Segment Start: Available data
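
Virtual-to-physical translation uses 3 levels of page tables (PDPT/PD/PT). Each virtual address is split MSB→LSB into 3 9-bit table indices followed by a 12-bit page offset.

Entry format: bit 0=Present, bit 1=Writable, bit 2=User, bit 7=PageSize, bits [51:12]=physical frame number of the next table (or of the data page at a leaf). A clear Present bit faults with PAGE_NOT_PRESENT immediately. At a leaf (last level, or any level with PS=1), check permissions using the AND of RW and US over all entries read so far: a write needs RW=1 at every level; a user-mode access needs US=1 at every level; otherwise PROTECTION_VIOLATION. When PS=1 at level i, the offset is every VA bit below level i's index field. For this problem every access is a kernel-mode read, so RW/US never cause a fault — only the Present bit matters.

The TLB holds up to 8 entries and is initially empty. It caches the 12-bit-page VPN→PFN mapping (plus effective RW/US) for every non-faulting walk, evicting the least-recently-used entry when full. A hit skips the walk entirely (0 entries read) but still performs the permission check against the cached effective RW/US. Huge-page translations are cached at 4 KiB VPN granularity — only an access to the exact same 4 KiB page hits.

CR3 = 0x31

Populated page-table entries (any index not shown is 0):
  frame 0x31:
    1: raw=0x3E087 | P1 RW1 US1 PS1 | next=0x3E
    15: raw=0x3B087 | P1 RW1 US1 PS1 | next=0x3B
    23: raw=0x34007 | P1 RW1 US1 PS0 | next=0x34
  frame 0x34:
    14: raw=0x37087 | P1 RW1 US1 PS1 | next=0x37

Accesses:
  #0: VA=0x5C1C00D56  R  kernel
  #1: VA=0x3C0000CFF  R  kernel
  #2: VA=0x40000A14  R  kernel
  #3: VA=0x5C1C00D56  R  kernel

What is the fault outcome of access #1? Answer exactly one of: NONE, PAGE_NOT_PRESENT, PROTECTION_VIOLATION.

Walk each access:
#0 VA=0x5C1C00D56 (r,kernel):
  [0] read 0x31 idx=23: raw=0x34007 flags P=1 W=1 U=1 S=0
  [1] read 0x34 idx=14: raw=0x37087 flags P=1 W=1 U=1 S=1
  ✓ 0x37D56 (huge @L1)  — 2 lookups
#1 VA=0x3C0000CFF (r,kernel):
  [0] read 0x31 idx=15: raw=0x3B087 flags P=1 W=1 U=1 S=1
  ✓ 0x3BCFF (huge @L0)  — 1 lookups
#2 VA=0x40000A14 (r,kernel):
  [0] read 0x31 idx=1: raw=0x3E087 flags P=1 W=1 U=1 S=1
  ✓ 0x3EA14 (huge @L0)  — 1 lookups
#3 VA=0x5C1C00D56 (r,kernel):
  TLB hit vpn=0x5C1C00 → PA=0x37D56

Access #1 fault: NONE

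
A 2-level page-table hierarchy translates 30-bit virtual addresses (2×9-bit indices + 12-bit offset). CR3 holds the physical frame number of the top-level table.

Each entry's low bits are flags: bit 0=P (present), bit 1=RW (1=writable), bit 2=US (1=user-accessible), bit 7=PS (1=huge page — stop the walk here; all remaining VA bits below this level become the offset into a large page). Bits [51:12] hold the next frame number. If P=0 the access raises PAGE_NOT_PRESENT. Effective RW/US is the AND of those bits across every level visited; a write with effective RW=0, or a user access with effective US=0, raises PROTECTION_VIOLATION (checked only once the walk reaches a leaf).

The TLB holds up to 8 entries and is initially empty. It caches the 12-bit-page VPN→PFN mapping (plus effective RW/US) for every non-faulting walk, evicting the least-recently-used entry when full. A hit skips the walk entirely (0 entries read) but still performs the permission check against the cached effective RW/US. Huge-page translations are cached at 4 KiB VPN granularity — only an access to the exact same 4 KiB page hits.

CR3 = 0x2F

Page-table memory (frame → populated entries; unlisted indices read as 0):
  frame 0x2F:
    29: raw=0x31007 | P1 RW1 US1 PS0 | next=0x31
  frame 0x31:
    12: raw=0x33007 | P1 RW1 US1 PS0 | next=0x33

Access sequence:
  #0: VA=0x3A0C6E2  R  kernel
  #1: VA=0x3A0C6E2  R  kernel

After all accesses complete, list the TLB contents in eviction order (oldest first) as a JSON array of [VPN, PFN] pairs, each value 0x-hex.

Trace:
#0 VA=0x3A0C6E2 (r,kernel):
  L0 @0x2F[29] → 0x31007  P=1,RW=1,US=1,PS=0
  L1 @0x31[12] → 0x33007  P=1,RW=1,US=1,PS=0
  → PA=0x336E2  (2 entries read)
#1 VA=0x3A0C6E2 (r,kernel):
  TLB hit vpn=0x3A0C → PA=0x336E2

TLB: [["0x3A0C", "0x33"]]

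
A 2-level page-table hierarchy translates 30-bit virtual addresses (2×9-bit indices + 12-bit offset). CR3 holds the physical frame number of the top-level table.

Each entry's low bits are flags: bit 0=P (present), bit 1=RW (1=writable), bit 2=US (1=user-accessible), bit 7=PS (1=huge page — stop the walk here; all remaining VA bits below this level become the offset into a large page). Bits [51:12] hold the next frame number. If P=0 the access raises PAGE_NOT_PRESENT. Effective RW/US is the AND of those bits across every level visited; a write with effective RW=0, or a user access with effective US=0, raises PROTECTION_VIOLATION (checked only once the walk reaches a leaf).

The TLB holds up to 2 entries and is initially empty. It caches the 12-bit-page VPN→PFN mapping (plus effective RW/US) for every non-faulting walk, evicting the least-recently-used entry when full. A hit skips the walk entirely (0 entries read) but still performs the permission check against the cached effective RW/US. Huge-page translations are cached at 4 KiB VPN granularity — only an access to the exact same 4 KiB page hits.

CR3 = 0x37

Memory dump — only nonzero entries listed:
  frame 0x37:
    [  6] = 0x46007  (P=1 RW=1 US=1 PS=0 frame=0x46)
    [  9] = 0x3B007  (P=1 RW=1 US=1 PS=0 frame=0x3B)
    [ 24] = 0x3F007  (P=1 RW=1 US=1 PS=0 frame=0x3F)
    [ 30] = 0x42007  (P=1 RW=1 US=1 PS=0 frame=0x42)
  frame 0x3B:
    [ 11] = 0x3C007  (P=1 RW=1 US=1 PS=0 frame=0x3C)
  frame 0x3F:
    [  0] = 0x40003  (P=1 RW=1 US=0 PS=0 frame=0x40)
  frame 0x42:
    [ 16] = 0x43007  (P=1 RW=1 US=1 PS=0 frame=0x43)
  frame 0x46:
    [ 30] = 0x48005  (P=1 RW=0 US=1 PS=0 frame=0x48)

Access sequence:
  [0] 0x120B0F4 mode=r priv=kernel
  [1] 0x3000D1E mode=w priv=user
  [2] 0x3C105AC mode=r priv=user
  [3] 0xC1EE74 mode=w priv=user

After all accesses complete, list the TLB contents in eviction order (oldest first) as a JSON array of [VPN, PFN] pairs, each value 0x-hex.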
Segment End: Available data
What the task asks: All of the material above should be repeated word for word.

Task output:
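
Virtual-to-physical translation uses 3 levels of page tables (PDPT/PD/PT). Each virtual address is split MSB→LSB into 3 9-bit table indices followed by a 12-bit page offset.

Entry format: bit 0=Present, bit 1=Writable, bit 2=User, bit 7=PageSize, bits [51:12]=physical frame number of the next table (or of the data page at a leaf). A clear Present bit faults with PAGE_NOT_PRESENT immediately. At a leaf (last level, or any level with PS=1), check permissions using the AND of RW and US over all entries read so far: a write needs RW=1 at every level; a user-mode access needs US=1 at every level; otherwise PROTECTION_VIOLATION. When PS=1 at level i, the offset is every VA bit below level i's index field. For this problem every access is a kernel-mode read, so RW/US never cause a fault — only the Present bit matters.

The TLB holds up to 8 entries and is initially empty. It caches the 12-bit-page VPN→PFN mapping (plus effective RW/US) for every non-faulting walk, evicting the least-recently-used entry when full. A hit skips the walk entirely (0 entries read) but still performs the permission check against the cached effective RW/US. Huge-page translations are cached at 4 KiB VPN granularity — only an access to the exact same 4 KiB page hits.

CR3 = 0x31

Populated page-table entries (any index not shown is 0):
  frame 0x31:
    1: raw=0x3E087 | P1 RW1 US1 PS1 | next=0x3E
    15: raw=0x3B087 | P1 RW1 US1 PS1 | next=0x3B
    23: raw=0x34007 | P1 RW1 US1 PS0 | next=0x34
  frame 0x34:
    14: raw=0x37087 | P1 RW1 US1 PS1 | next=0x37

Accesses:
  #0: VA=0x5C1C00D56  R  kernel
  #1: VA=0x3C0000CFF  R  kernel
  #2: VA=0x40000A14  R  kernel
  #3: VA=0x5C1C00D56  R  kernel

What is the fault outcome of access #1? Answer exactly one of: NONE, PAGE_NOT_PRESENT, PROTECTION_VIOLATION.

Walk each access:
#0 VA=0x5C1C00D56 (r,kernel):
  [0] read 0x31 idx=23: raw=0x34007 flags P=1 W=1 U=1 S=0
  [1] read 0x34 idx=14: raw=0x37087 flags P=1 W=1 U=1 S=1
  ✓ 0x37D56 (huge @L1)  — 2 lookups
#1 VA=0x3C0000CFF (r,kernel):
  [0] read 0x31 idx=15: raw=0x3B087 flags P=1 W=1 U=1 S=1
  ✓ 0x3BCFF (huge @L0)  — 1 lookups
#2 VA=0x40000A14 (r,kernel):
  [0] read 0x31 idx=1: raw=0x3E087 flags P=1 W=1 U=1 S=1
  ✓ 0x3EA14 (huge @L0)  — 1 lookups
#3 VA=0x5C1C00D56 (r,kernel):
  TLB hit vpn=0x5C1C00 → PA=0x37D56

Access #1 fault: NONE

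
A 2-level page-table hierarchy translates 30-bit virtual addresses (2×9-bit indices + 12-bit offset). CR3 holds the physical frame number of the top-level table.

Each entry's low bits are flags: bit 0=P (present), bit 1=RW (1=writable), bit 2=US (1=user-accessible), bit 7=PS (1=huge page — stop the walk here; all remaining VA bits below this level become the offset into a large page). Bits [51:12] hold the next frame number. If P=0 the access raises PAGE_NOT_PRESENT. Effective RW/US is the AND of those bits across every level visited; a write with effective RW=0, or a user access with effective US=0, raises PROTECTION_VIOLATION (checked only once the walk reaches a leaf).

The TLB holds up to 8 entries and is initially empty. It caches the 12-bit-page VPN→PFN mapping (plus effective RW/US) for every non-faulting walk, evicting the least-recently-used entry when full. A hit skips the walk entirely (0 entries read) but still performs the permission check against the cached effective RW/US. Huge-page translations are cached at 4 KiB VPN granularity — only an access to the exact same 4 KiB page hits.

CR3 = 0x2F

Page-table memory (frame → populated entries; unlisted indices read as 0):
  frame 0x2F:
    29: raw=0x31007 | P1 RW1 US1 PS0 | next=0x31
  frame 0x31:
    12: raw=0x33007 | P1 RW1 US1 PS0 | next=0x33

Access sequence:
  #0: VA=0x3A0C6E2  R  kernel
  #1: VA=0x3A0C6E2  R  kernel

After all accesses complete, list the TLB contents in eviction order (oldest first) as a JSON array of [VPN, PFN] pairs, each value 0x-hex.

Trace:
#0 VA=0x3A0C6E2 (r,kernel):
  L0 @0x2F[29] → 0x31007  P=1,RW=1,US=1,PS=0
  L1 @0x31[12] → 0x33007  P=1,RW=1,US=1,PS=0
  → PA=0x336E2  (2 entries read)
#1 VA=0x3A0C6E2 (r,kernel):
  TLB hit vpn=0x3A0C → PA=0x336E2

TLB: [["0x3A0C", "0x33"]]

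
A 2-level page-table hierarchy translates 30-bit virtual addresses (2×9-bit indices + 12-bit offset). CR3 holds the physical frame number of the top-level table.

Each entry's low bits are flags: bit 0=P (present), bit 1=RW (1=writable), bit 2=US (1=user-accessible), bit 7=PS (1=huge page — stop the walk here; all remaining VA bits below this level become the offset into a large page). Bits [51:12] hold the next frame number. If P=0 the access raises PAGE_NOT_PRESENT. Effective RW/US is the AND of those bits across every level visited; a write with effective RW=0, or a user access with effective US=0, raises PROTECTION_VIOLATION (checked only once the walk reaches a leaf).

The TLB holds up to 2 entries and is initially empty. It caches the 12-bit-page VPN→PFN mapping (plus effective RW/US) for every non-faulting walk, evicting the least-recently-used entry when full. A hit skips the walk entirely (0 entries read) but still performs the permission check against the cached effective RW/US. Huge-page translations are cached at 4 KiB VPN granularity — only an access to the exact same 4 KiB page hits.

CR3 = 0x37

Memory dump — only nonzero entries listed:
  frame 0x37:
    [  6] = 0x46007  (P=1 RW=1 US=1 PS=0 frame=0x46)
    [  9] = 0x3B007  (P=1 RW=1 US=1 PS=0 frame=0x3B)
    [ 24] = 0x3F007  (P=1 RW=1 US=1 PS=0 frame=0x3F)
    [ 30] = 0x42007  (P=1 RW=1 US=1 PS=0 frame=0x42)
  frame 0x3B:
    [ 11] = 0x3C007  (P=1 RW=1 US=1 PS=0 frame=0x3C)
  frame 0x3F:
    [  0] = 0x40003  (P=1 RW=1 US=0 PS=0 frame=0x40)
  frame 0x42:
    [ 16] = 0x43007  (P=1 RW=1 US=1 PS=0 frame=0x43)
  frame 0x46:
    [ 30] = 0x48005  (P=1 RW=0 US=1 PS=0 frame=0x48)

Access sequence:
  [0] 0x120B0F4 mode=r priv=kernel
  [1] 0x3000D1E mode=w priv=user
  [2] 0x3C105AC mode=r priv=user
  [3] 0xC1EE74 mode=w priv=user

After all accesses complete, list the TLB contents in eviction order (oldest first) as a JSON array of [VPN, PFN] pairs, each value 0x-hex.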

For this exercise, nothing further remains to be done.